#### [What you should do]
Reproduce the line containing "While verifying a" and every line after it through the end of the records. Include nothing else.

[Records from a dataset]
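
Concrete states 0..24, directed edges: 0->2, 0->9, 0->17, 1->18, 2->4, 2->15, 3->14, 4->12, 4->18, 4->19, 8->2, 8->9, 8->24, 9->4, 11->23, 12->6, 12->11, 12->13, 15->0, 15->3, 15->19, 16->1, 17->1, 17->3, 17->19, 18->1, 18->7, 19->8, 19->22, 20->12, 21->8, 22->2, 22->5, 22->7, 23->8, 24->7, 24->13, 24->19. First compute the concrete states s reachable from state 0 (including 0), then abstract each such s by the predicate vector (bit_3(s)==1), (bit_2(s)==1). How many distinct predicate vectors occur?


BFS from 0:
Concrete reachable: {0, 1, 2, 3, 4, 5, 6, 7, 8, 9, 11, 12, 13, 14, 15, 17, 18, 19, 22, 23, 24}
Abstract via predicates (bit_3(s)==1), (bit_2(s)==1):
  (0,0) <- {0, 1, 2, 3, 17, 18, 19}
  (0,1) <- {4, 5, 6, 7, 22, 23}
  (1,0) <- {8, 9, 11, 24}
  (1,1) <- {12, 13, 14, 15}
Distinct abstract states = 4

4


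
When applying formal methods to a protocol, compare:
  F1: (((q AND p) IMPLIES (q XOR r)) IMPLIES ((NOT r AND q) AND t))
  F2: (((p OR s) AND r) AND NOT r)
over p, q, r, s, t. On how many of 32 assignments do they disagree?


F1 = (((q AND p) IMPLIES (q XOR r)) IMPLIES ((NOT r AND q) AND t))
F2 = (((p OR s) AND r) AND NOT r)
Evaluate both on each of 32 rows (bits = p,q,r,s,t):
  row 0 [00000]: F1=0 F2=0 -> 0
  row 1 [00001]: F1=0 F2=0 -> 0
  row 2 [00010]: F1=0 F2=0 -> 0
  row 3 [00011]: F1=0 F2=0 -> 0
  row 4 [00100]: F1=0 F2=0 -> 0
  row 5 [00101]: F1=0 F2=0 -> 0
  row 6 [00110]: F1=0 F2=0 -> 0
  row 7 [00111]: F1=0 F2=0 -> 0
  row 8 [01000]: F1=0 F2=0 -> 0
  row 9 [01001]: F1=1 F2=0 (differ) -> 1
  row 10 [01010]: F1=0 F2=0 -> 0
  row 11 [01011]: F1=1 F2=0 (differ) -> 1
  row 12 [01100]: F1=0 F2=0 -> 0
  row 13 [01101]: F1=0 F2=0 -> 0
  row 14 [01110]: F1=0 F2=0 -> 0
  row 15 [01111]: F1=0 F2=0 -> 0
  row 16 [10000]: F1=0 F2=0 -> 0
  row 17 [10001]: F1=0 F2=0 -> 0
  row 18 [10010]: F1=0 F2=0 -> 0
  row 19 [10011]: F1=0 F2=0 -> 0
  row 20 [10100]: F1=0 F2=0 -> 0
  row 21 [10101]: F1=0 F2=0 -> 0
  row 22 [10110]: F1=0 F2=0 -> 0
  row 23 [10111]: F1=0 F2=0 -> 0
  row 24 [11000]: F1=0 F2=0 -> 0
  row 25 [11001]: F1=1 F2=0 (differ) -> 1
  row 26 [11010]: F1=0 F2=0 -> 0
  row 27 [11011]: F1=1 F2=0 (differ) -> 1
  row 28 [11100]: F1=1 F2=0 (differ) -> 1
  row 29 [11101]: F1=1 F2=0 (differ) -> 1
  row 30 [11110]: F1=1 F2=0 (differ) -> 1
  row 31 [11111]: F1=1 F2=0 (differ) -> 1
Full result column, 8 rows per line (p,q fixed per line; r,s,t runs 000..111 left to right):
  rows 0-7 [p,q=00]: 00000000  (ones: 0)
  rows 8-15 [p,q=01]: 01010000  (ones: 2)
  rows 16-23 [p,q=10]: 00000000  (ones: 0)
  rows 24-31 [p,q=11]: 01011111  (ones: 6)
Disagreements = 0+2+0+6 = 8

8


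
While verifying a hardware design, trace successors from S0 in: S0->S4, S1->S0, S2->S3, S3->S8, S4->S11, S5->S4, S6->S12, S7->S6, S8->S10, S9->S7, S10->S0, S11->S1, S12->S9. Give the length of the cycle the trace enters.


Trace from S0 until a state repeats:
  S0 -> S4 -> S11 -> S1 -> S0
S0 first seen at step 0, revisited at step 4.
Cycle length = 4 - 0 = 4

4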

#### [Result for this task]
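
While verifying a hardware design, trace successors from S0 in: S0->S4, S1->S0, S2->S3, S3->S8, S4->S11, S5->S4, S6->S12, S7->S6, S8->S10, S9->S7, S10->S0, S11->S1, S12->S9. Give the length of the cycle the trace enters.


Trace from S0 until a state repeats:
  S0 -> S4 -> S11 -> S1 -> S0
S0 first seen at step 0, revisited at step 4.
Cycle length = 4 - 0 = 4

4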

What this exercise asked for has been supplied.